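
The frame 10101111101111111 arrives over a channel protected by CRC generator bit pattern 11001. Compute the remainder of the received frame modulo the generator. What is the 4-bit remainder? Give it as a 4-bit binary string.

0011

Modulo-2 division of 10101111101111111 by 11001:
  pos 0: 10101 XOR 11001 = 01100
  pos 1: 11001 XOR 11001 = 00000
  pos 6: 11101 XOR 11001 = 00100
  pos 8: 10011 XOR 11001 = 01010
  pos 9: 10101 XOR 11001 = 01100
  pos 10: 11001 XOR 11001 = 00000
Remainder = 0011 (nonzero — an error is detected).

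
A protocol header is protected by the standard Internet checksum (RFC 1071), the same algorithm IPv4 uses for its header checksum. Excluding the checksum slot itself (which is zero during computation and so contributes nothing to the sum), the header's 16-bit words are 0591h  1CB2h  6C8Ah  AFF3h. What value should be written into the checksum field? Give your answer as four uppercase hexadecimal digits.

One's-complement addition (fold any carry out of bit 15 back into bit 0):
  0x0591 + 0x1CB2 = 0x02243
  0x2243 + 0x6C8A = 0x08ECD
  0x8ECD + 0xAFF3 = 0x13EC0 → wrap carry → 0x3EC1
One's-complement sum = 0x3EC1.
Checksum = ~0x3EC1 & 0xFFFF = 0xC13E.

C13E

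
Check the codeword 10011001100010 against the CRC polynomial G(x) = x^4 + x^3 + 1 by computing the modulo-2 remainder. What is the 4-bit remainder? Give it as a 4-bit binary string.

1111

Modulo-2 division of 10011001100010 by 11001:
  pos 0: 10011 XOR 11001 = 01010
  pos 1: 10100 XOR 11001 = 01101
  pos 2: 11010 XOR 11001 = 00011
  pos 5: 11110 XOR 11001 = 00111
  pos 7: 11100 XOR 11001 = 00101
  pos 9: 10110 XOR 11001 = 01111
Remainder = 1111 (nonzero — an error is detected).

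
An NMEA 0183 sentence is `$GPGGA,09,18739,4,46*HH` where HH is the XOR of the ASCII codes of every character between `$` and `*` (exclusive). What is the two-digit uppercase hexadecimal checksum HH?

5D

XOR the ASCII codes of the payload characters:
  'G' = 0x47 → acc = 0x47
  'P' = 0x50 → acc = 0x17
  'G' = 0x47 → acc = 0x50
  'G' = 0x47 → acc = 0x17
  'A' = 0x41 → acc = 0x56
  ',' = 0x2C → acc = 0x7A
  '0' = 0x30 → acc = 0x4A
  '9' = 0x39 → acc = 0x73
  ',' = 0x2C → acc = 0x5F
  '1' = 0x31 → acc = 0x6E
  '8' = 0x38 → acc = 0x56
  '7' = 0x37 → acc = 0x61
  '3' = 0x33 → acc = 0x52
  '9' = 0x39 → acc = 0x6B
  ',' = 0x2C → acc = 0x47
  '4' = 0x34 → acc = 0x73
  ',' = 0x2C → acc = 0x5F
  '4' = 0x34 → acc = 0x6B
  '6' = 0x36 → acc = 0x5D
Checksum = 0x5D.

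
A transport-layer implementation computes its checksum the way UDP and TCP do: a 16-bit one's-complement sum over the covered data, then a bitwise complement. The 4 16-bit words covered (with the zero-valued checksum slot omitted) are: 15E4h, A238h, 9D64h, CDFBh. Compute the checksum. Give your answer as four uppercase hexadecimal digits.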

- - -

EXERCISE BRIEF |
Transcribe the entries exactly.

ANSWER FOR THE TASK |
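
The frame 10101111101111111 arrives over a channel protected by CRC generator bit pattern 11001. Compute the remainder of the received frame modulo the generator. What is the 4-bit remainder? Give it as a 4-bit binary string.

0011

Modulo-2 division of 10101111101111111 by 11001:
  pos 0: 10101 XOR 11001 = 01100
  pos 1: 11001 XOR 11001 = 00000
  pos 6: 11101 XOR 11001 = 00100
  pos 8: 10011 XOR 11001 = 01010
  pos 9: 10101 XOR 11001 = 01100
  pos 10: 11001 XOR 11001 = 00000
Remainder = 0011 (nonzero — an error is detected).

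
A protocol header is protected by the standard Internet checksum (RFC 1071), the same algorithm IPv4 uses for its header checksum. Excluding the checksum slot itself (which is zero during computation and so contributes nothing to the sum), the header's 16-bit words are 0591h  1CB2h  6C8Ah  AFF3h. What value should be written into the checksum field? Give your answer as four uppercase hexadecimal digits.

One's-complement addition (fold any carry out of bit 15 back into bit 0):
  0x0591 + 0x1CB2 = 0x02243
  0x2243 + 0x6C8A = 0x08ECD
  0x8ECD + 0xAFF3 = 0x13EC0 → wrap carry → 0x3EC1
One's-complement sum = 0x3EC1.
Checksum = ~0x3EC1 & 0xFFFF = 0xC13E.

C13E

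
Check the codeword 10011001100010 against the CRC polynomial G(x) = x^4 + x^3 + 1 by computing the modulo-2 remainder. What is the 4-bit remainder? Give it as a 4-bit binary string.

1111

Modulo-2 division of 10011001100010 by 11001:
  pos 0: 10011 XOR 11001 = 01010
  pos 1: 10100 XOR 11001 = 01101
  pos 2: 11010 XOR 11001 = 00011
  pos 5: 11110 XOR 11001 = 00111
  pos 7: 11100 XOR 11001 = 00101
  pos 9: 10110 XOR 11001 = 01111
Remainder = 1111 (nonzero — an error is detected).

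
An NMEA 0183 sentence is `$GPGGA,09,18739,4,46*HH` where HH is the XOR of the ASCII codes of every character between `$` and `*` (exclusive). What is the two-digit uppercase hexadecimal checksum HH?

5D

XOR the ASCII codes of the payload characters:
  'G' = 0x47 → acc = 0x47
  'P' = 0x50 → acc = 0x17
  'G' = 0x47 → acc = 0x50
  'G' = 0x47 → acc = 0x17
  'A' = 0x41 → acc = 0x56
  ',' = 0x2C → acc = 0x7A
  '0' = 0x30 → acc = 0x4A
  '9' = 0x39 → acc = 0x73
  ',' = 0x2C → acc = 0x5F
  '1' = 0x31 → acc = 0x6E
  '8' = 0x38 → acc = 0x56
  '7' = 0x37 → acc = 0x61
  '3' = 0x33 → acc = 0x52
  '9' = 0x39 → acc = 0x6B
  ',' = 0x2C → acc = 0x47
  '4' = 0x34 → acc = 0x73
  ',' = 0x2C → acc = 0x5F
  '4' = 0x34 → acc = 0x6B
  '6' = 0x36 → acc = 0x5D
Checksum = 0x5D.

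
A transport-layer implementation computes its checksum the way UDP and TCP do: a 16-bit one's-complement sum over the covered data, then a bitwise complement. The 4 16-bit words covered (with the zero-valued checksum slot omitted) are: 15E4h, A238h, 9D64h, CDFBh. Compute the checksum. Give your answer as four uppercase hexadecimal digits.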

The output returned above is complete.